(What is expected) Find the line containing "At f = 9.67" in the entries below. Restate it and each line after it, word for word, up to and including the line containing "Z2 = 108 mH".

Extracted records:
========================================

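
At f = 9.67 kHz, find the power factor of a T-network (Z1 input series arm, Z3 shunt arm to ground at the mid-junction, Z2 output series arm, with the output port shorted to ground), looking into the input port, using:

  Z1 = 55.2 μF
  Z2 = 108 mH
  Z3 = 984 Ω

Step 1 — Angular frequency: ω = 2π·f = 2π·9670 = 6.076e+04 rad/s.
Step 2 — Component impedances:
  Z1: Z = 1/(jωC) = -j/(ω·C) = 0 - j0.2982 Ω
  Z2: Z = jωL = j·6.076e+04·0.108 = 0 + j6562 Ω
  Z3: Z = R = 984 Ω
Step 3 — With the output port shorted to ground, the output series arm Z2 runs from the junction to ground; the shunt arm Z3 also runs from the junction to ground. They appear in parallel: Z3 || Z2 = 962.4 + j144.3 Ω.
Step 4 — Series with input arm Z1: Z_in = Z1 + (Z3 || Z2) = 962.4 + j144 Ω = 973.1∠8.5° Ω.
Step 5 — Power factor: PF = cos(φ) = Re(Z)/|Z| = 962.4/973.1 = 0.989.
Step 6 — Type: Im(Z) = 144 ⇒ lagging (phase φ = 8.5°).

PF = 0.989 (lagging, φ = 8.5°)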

========================================

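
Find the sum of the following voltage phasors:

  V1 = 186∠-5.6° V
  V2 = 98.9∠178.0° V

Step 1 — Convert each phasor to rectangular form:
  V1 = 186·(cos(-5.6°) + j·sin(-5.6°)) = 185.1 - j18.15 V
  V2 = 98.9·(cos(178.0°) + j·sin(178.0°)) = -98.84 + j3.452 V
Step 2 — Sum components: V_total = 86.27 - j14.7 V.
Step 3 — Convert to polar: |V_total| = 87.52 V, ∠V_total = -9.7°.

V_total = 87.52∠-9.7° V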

========================================

(Completed exercise)
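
At f = 9.67 kHz, find the power factor of a T-network (Z1 input series arm, Z3 shunt arm to ground at the mid-junction, Z2 output series arm, with the output port shorted to ground), looking into the input port, using:

  Z1 = 55.2 μF
  Z2 = 108 mH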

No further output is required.